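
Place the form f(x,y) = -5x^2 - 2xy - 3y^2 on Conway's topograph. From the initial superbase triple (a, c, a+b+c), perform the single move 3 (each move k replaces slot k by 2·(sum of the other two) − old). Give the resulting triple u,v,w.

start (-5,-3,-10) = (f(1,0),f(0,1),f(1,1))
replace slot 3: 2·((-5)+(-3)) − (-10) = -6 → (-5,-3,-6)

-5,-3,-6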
.....
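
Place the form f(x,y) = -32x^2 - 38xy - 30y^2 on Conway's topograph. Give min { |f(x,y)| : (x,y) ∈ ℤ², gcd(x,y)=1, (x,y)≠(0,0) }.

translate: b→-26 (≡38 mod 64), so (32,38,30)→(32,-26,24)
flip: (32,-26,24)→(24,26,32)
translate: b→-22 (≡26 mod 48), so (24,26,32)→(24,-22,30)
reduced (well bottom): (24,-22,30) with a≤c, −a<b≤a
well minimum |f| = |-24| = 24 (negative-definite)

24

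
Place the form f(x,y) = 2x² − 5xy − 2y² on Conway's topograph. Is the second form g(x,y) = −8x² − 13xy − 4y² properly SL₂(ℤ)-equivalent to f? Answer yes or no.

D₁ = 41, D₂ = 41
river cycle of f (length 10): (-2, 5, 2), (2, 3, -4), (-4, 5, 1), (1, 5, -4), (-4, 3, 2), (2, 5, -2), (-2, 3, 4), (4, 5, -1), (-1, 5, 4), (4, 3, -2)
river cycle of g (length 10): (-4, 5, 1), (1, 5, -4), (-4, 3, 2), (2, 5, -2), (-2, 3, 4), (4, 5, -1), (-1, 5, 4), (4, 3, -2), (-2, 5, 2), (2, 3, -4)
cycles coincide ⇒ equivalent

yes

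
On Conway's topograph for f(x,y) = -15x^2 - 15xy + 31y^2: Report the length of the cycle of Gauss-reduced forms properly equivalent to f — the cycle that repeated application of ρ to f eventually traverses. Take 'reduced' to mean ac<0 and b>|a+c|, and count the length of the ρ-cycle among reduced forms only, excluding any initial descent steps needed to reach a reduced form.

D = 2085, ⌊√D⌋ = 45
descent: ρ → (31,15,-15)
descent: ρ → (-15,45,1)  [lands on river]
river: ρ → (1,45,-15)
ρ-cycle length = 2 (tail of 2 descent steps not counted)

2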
.....
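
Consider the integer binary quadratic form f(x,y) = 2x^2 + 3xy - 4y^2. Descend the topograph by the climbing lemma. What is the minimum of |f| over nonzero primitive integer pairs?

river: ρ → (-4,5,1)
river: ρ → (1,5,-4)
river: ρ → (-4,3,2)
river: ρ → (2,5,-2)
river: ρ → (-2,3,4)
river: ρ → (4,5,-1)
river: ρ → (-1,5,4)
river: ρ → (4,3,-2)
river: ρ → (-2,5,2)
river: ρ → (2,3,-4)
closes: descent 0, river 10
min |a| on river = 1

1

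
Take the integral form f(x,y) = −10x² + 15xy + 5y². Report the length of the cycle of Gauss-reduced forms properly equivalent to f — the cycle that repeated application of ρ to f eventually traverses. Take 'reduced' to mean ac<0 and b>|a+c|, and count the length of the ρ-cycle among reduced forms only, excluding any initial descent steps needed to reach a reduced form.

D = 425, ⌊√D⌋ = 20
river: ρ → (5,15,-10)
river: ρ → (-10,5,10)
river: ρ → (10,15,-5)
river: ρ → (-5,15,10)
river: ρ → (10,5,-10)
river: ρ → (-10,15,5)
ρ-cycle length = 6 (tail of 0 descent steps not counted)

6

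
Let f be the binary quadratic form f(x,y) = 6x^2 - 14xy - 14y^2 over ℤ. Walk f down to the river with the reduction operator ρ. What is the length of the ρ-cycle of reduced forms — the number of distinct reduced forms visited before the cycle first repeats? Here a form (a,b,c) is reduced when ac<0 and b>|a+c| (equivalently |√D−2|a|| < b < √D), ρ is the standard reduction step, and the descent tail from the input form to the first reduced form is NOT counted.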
.....
> What this task involves: Begin at the line that has "Take the integral" in the entries above; stop after the line that has "Let f be the". Transcribe exactly those lines and no others.

> Result of this exercise:
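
Take the integral form f(x,y) = −10x² + 15xy + 5y². Report the length of the cycle of Gauss-reduced forms properly equivalent to f — the cycle that repeated application of ρ to f eventually traverses. Take 'reduced' to mean ac<0 and b>|a+c|, and count the length of the ρ-cycle among reduced forms only, excluding any initial descent steps needed to reach a reduced form.

D = 425, ⌊√D⌋ = 20
river: ρ → (5,15,-10)
river: ρ → (-10,5,10)
river: ρ → (10,15,-5)
river: ρ → (-5,15,10)
river: ρ → (10,5,-10)
river: ρ → (-10,15,5)
ρ-cycle length = 6 (tail of 0 descent steps not counted)

6

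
Let f be the binary quadratic form f(x,y) = 6x^2 - 14xy - 14y^2 over ℤ. Walk f down to the river with the reduction operator ρ. What is the length of the ρ-cycle of reduced forms — the number of distinct reduced forms visited before the cycle first repeats? Here a form (a,b,c) is reduced when ac<0 and b>|a+c| (equivalently |√D−2|a|| < b < √D), ρ is the standard reduction step, and the descent tail from the input form to the first reduced form is NOT counted.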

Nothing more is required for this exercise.